TASK INSTRUCTIONS.
The span to repeat in the listing below runs from the line containing "A registrar is" to the line containing "Suppose the add/drop", inclusive. Repeat it exactly, and only it.

AVAILABLE RECORDS.

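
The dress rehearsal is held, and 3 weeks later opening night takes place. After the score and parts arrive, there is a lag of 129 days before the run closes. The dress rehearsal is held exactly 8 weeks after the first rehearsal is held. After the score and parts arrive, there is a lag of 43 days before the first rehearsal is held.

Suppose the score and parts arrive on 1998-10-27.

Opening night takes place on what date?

1999-02-24

The score and parts arrive: Oct 27, 1998.
The first rehearsal is held: Oct 27, 1998 + 43 days = Dec 9, 1998.
The dress rehearsal is held: Dec 9, 1998 + 8 weeks = Feb 3, 1999.
Opening night takes place: Feb 3, 1999 + 3 weeks = Feb 24, 1999.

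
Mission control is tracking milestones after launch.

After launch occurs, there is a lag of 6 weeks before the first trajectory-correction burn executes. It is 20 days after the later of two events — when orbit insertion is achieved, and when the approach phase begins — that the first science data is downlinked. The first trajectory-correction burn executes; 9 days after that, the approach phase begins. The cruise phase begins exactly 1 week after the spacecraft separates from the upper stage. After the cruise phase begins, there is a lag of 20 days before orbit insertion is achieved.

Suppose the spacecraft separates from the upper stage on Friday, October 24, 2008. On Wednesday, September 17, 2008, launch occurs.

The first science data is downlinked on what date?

Wednesday, December 10, 2008

The spacecraft separates from the upper stage: Oct 24, 2008.
The cruise phase begins: Oct 24, 2008 + 1 week = Oct 31, 2008.
Orbit insertion is achieved: Oct 31, 2008 + 20 days = Nov 20, 2008.
Launch occurs: Sep 17, 2008.
The first trajectory-correction burn executes: Sep 17, 2008 + 6 weeks = Oct 29, 2008.
The approach phase begins: Oct 29, 2008 + 9 days = Nov 7, 2008.
Both prerequisites met — orbit insertion is achieved (Nov 20, 2008), the approach phase begins (Nov 7, 2008); the later is Nov 20, 2008.
The first science data is downlinked: Nov 20, 2008 + 20 days = Dec 10, 2008.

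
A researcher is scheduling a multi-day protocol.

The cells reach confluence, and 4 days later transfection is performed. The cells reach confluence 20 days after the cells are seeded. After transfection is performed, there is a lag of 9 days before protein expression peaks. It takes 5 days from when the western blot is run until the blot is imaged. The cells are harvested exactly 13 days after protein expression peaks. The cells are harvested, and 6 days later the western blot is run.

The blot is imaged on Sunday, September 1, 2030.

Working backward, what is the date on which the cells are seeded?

Saturday, July 6, 2030

The blot is imaged: Sep 1, 2030.
The western blot is run: Sep 1, 2030 − 5 days = Aug 27, 2030.
The cells are harvested: Aug 27, 2030 − 6 days = Aug 21, 2030.
Protein expression peaks: Aug 21, 2030 − 13 days = Aug 8, 2030.
Transfection is performed: Aug 8, 2030 − 9 days = Jul 30, 2030.
The cells reach confluence: Jul 30, 2030 − 4 days = Jul 26, 2030.
The cells are seeded: Jul 26, 2030 − 20 days = Jul 6, 2030.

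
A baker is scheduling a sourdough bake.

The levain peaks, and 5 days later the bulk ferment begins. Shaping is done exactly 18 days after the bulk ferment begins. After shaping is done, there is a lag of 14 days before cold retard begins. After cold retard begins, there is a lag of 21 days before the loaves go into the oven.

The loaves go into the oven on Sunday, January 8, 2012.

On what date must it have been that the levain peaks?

The loaves go into the oven: Jan 8, 2012.
Cold retard begins: Jan 8, 2012 − 21 days = Dec 18, 2011.
Shaping is done: Dec 18, 2011 − 14 days = Dec 4, 2011.
The bulk ferment begins: Dec 4, 2011 − 18 days = Nov 16, 2011.
The levain peaks: Nov 16, 2011 − 5 days = Nov 11, 2011.

Friday, November 11, 2011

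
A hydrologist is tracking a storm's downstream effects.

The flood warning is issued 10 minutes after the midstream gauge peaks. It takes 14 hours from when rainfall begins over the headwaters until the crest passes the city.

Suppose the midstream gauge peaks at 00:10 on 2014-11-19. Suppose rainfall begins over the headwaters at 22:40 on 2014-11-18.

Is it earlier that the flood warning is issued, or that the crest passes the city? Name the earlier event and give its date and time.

The flood warning is issued — 00:20 on 2014-11-19

The midstream gauge peaks: 00:10 Nov 19, 2014.
The flood warning is issued: 00:10 Nov 19, 2014 + 10m = 00:20 Nov 19, 2014.
Rainfall begins over the headwaters: 22:40 Nov 18, 2014.
The crest passes the city: 22:40 Nov 18, 2014 + 14h = 12:40 Nov 19, 2014.
Comparing: the flood warning is issued at 00:20 Nov 19, 2014 vs the crest passes the city at 12:40 Nov 19, 2014. Earlier: the flood warning is issued.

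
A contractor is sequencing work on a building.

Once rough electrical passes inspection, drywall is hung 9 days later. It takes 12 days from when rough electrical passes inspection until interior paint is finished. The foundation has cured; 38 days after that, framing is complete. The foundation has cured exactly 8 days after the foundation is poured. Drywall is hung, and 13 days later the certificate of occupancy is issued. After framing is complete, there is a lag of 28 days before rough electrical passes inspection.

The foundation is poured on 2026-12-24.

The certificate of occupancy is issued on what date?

2027-03-30

The foundation is poured: Dec 24, 2026.
The foundation has cured: Dec 24, 2026 + 8 days = Jan 1, 2027.
Framing is complete: Jan 1, 2027 + 38 days = Feb 8, 2027.
Rough electrical passes inspection: Feb 8, 2027 + 28 days = Mar 8, 2027.
Drywall is hung: Mar 8, 2027 + 9 days = Mar 17, 2027.
The certificate of occupancy is issued: Mar 17, 2027 + 13 days = Mar 30, 2027.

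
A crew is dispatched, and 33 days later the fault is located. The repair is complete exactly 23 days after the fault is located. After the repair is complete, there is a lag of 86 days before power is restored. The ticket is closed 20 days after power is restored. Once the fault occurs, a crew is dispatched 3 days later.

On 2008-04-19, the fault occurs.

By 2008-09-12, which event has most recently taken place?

Power is restored

The fault occurs: Apr 19, 2008.
A crew is dispatched: Apr 19, 2008 + 3 days = Apr 22, 2008.
The fault is located: Apr 22, 2008 + 33 days = May 25, 2008.
The repair is complete: May 25, 2008 + 23 days = Jun 17, 2008.
Power is restored: Jun 17, 2008 + 86 days = Sep 11, 2008.
The ticket is closed: Sep 11, 2008 + 20 days = Oct 1, 2008.
Sep 12, 2008 falls between when power is restored (Sep 11, 2008) and when the ticket is closed (Oct 1, 2008).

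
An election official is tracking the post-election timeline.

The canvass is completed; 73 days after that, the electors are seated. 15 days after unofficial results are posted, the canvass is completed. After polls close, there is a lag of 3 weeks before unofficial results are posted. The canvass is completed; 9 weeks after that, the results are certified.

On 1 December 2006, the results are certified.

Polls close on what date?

The results are certified: Dec 1, 2006.
The canvass is completed: Dec 1, 2006 − 9 weeks = Sep 29, 2006.
Unofficial results are posted: Sep 29, 2006 − 15 days = Sep 14, 2006.
Polls close: Sep 14, 2006 − 3 weeks = Aug 24, 2006.

24 August 2006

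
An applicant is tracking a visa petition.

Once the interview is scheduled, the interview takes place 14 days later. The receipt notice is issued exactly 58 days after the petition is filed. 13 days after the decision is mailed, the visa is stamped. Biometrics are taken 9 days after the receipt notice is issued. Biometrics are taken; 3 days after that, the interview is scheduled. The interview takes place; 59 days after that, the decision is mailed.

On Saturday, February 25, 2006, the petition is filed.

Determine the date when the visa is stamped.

Monday, July 31, 2006

The petition is filed: Feb 25, 2006.
The receipt notice is issued: Feb 25, 2006 + 58 days = Apr 24, 2006.
Biometrics are taken: Apr 24, 2006 + 9 days = May 3, 2006.
The interview is scheduled: May 3, 2006 + 3 days = May 6, 2006.
The interview takes place: May 6, 2006 + 14 days = May 20, 2006.
The decision is mailed: May 20, 2006 + 59 days = Jul 18, 2006.
The visa is stamped: Jul 18, 2006 + 13 days = Jul 31, 2006.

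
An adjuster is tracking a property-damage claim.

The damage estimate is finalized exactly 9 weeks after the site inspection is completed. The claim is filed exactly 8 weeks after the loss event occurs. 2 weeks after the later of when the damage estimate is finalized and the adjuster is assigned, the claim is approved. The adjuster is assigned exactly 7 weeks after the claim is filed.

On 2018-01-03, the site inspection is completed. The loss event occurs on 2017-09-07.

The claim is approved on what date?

The site inspection is completed: Jan 3, 2018.
The damage estimate is finalized: Jan 3, 2018 + 9 weeks = Mar 7, 2018.
The loss event occurs: Sep 7, 2017.
The claim is filed: Sep 7, 2017 + 8 weeks = Nov 2, 2017.
The adjuster is assigned: Nov 2, 2017 + 7 weeks = Dec 21, 2017.
Both prerequisites met — the damage estimate is finalized (Mar 7, 2018), the adjuster is assigned (Dec 21, 2017); the later is Mar 7, 2018.
The claim is approved: Mar 7, 2018 + 2 weeks = Mar 21, 2018.

2018-03-21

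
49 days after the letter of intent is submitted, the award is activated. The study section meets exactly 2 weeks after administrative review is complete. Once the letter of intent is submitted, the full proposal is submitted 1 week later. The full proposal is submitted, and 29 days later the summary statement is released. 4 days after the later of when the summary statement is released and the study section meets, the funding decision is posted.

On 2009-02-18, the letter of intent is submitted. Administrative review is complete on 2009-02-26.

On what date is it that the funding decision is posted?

The letter of intent is submitted: Feb 18, 2009.
The full proposal is submitted: Feb 18, 2009 + 1 week = Feb 25, 2009.
The summary statement is released: Feb 25, 2009 + 29 days = Mar 26, 2009.
Administrative review is complete: Feb 26, 2009.
The study section meets: Feb 26, 2009 + 2 weeks = Mar 12, 2009.
Both prerequisites met — the summary statement is released (Mar 26, 2009), the study section meets (Mar 12, 2009); the later is Mar 26, 2009.
The funding decision is posted: Mar 26, 2009 + 4 days = Mar 30, 2009.

2009-03-30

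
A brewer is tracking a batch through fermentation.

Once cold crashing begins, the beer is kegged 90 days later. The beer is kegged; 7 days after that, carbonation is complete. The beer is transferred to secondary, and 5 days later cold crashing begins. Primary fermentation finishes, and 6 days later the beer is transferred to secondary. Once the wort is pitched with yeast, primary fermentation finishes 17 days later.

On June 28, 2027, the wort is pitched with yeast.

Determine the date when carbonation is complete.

October 31, 2027

The wort is pitched with yeast: Jun 28, 2027.
Primary fermentation finishes: Jun 28, 2027 + 17 days = Jul 15, 2027.
The beer is transferred to secondary: Jul 15, 2027 + 6 days = Jul 21, 2027.
Cold crashing begins: Jul 21, 2027 + 5 days = Jul 26, 2027.
The beer is kegged: Jul 26, 2027 + 90 days = Oct 24, 2027.
Carbonation is complete: Oct 24, 2027 + 7 days = Oct 31, 2027.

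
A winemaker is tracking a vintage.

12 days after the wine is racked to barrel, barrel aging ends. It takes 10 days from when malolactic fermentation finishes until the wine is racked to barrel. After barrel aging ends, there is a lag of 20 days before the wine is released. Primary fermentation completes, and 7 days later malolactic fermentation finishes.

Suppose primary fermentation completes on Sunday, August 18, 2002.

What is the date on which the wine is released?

Primary fermentation completes: Aug 18, 2002.
Malolactic fermentation finishes: Aug 18, 2002 + 7 days = Aug 25, 2002.
The wine is racked to barrel: Aug 25, 2002 + 10 days = Sep 4, 2002.
Barrel aging ends: Sep 4, 2002 + 12 days = Sep 16, 2002.
The wine is released: Sep 16, 2002 + 20 days = Oct 6, 2002.

Sunday, October 6, 2002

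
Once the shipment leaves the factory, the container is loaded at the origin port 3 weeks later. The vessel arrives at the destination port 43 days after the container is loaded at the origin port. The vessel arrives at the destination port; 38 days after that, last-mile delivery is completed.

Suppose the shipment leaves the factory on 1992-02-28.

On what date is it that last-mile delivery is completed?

1992-06-09

The shipment leaves the factory: Feb 28, 1992.
The container is loaded at the origin port: Feb 28, 1992 + 3 weeks = Mar 20, 1992.
The vessel arrives at the destination port: Mar 20, 1992 + 43 days = May 2, 1992.
Last-mile delivery is completed: May 2, 1992 + 38 days = Jun 9, 1992.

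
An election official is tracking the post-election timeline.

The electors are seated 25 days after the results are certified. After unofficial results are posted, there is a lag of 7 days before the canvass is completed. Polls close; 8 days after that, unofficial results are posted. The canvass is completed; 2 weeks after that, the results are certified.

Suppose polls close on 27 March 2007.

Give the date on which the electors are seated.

Polls close: Mar 27, 2007.
Unofficial results are posted: Mar 27, 2007 + 8 days = Apr 4, 2007.
The canvass is completed: Apr 4, 2007 + 7 days = Apr 11, 2007.
The results are certified: Apr 11, 2007 + 2 weeks = Apr 25, 2007.
The electors are seated: Apr 25, 2007 + 25 days = May 20, 2007.

20 May 2007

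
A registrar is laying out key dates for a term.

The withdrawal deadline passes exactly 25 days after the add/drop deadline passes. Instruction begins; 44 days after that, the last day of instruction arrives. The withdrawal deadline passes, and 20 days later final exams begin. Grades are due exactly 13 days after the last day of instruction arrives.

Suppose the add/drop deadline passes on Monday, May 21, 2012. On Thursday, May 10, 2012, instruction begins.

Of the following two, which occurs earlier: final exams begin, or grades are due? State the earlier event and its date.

Final exams begin — Thursday, July 5, 2012

The add/drop deadline passes: May 21, 2012.
The withdrawal deadline passes: May 21, 2012 + 25 days = Jun 15, 2012.
Final exams begin: Jun 15, 2012 + 20 days = Jul 5, 2012.
Instruction begins: May 10, 2012.
The last day of instruction arrives: May 10, 2012 + 44 days = Jun 23, 2012.
Grades are due: Jun 23, 2012 + 13 days = Jul 6, 2012.
Comparing: final exams begin on Jul 5, 2012 vs grades are due on Jul 6, 2012. Earlier: final exams begin.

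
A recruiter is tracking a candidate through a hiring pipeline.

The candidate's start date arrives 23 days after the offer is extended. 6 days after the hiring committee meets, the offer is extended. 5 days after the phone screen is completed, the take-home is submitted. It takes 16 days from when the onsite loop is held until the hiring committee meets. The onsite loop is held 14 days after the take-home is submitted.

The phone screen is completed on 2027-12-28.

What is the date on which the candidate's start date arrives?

2028-03-01

The phone screen is completed: Dec 28, 2027.
The take-home is submitted: Dec 28, 2027 + 5 days = Jan 2, 2028.
The onsite loop is held: Jan 2, 2028 + 14 days = Jan 16, 2028.
The hiring committee meets: Jan 16, 2028 + 16 days = Feb 1, 2028.
The offer is extended: Feb 1, 2028 + 6 days = Feb 7, 2028.
The candidate's start date arrives: Feb 7, 2028 + 23 days = Mar 1, 2028.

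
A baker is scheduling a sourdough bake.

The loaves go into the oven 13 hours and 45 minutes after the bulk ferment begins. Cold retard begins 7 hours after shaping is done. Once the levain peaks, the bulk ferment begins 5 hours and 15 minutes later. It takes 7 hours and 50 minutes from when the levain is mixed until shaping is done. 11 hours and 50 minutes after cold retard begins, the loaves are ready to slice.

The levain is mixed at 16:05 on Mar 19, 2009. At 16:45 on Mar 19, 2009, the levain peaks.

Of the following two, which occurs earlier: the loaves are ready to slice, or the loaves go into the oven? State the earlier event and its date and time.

The loaves go into the oven — 11:45 on Mar 20, 2009

The levain is mixed: 16:05 Mar 19, 2009.
Shaping is done: 16:05 Mar 19, 2009 + 7h50m = 23:55 Mar 19, 2009.
Cold retard begins: 23:55 Mar 19, 2009 + 7h = 06:55 Mar 20, 2009.
The loaves are ready to slice: 06:55 Mar 20, 2009 + 11h50m = 18:45 Mar 20, 2009.
The levain peaks: 16:45 Mar 19, 2009.
The bulk ferment begins: 16:45 Mar 19, 2009 + 5h15m = 22:00 Mar 19, 2009.
The loaves go into the oven: 22:00 Mar 19, 2009 + 13h45m = 11:45 Mar 20, 2009.
Comparing: the loaves are ready to slice at 18:45 Mar 20, 2009 vs the loaves go into the oven at 11:45 Mar 20, 2009. Earlier: the loaves go into the oven.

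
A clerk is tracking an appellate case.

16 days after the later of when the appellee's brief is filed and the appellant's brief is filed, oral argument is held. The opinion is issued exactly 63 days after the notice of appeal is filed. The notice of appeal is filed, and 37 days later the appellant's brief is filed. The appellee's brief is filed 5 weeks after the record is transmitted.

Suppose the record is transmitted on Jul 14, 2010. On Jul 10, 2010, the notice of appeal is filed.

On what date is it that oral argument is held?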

SOLUTION TO THIS EXERCISE.
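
A registrar is laying out key dates for a term.

The withdrawal deadline passes exactly 25 days after the add/drop deadline passes. Instruction begins; 44 days after that, the last day of instruction arrives. The withdrawal deadline passes, and 20 days later final exams begin. Grades are due exactly 13 days after the last day of instruction arrives.

Suppose the add/drop deadline passes on Monday, May 21, 2012. On Thursday, May 10, 2012, instruction begins.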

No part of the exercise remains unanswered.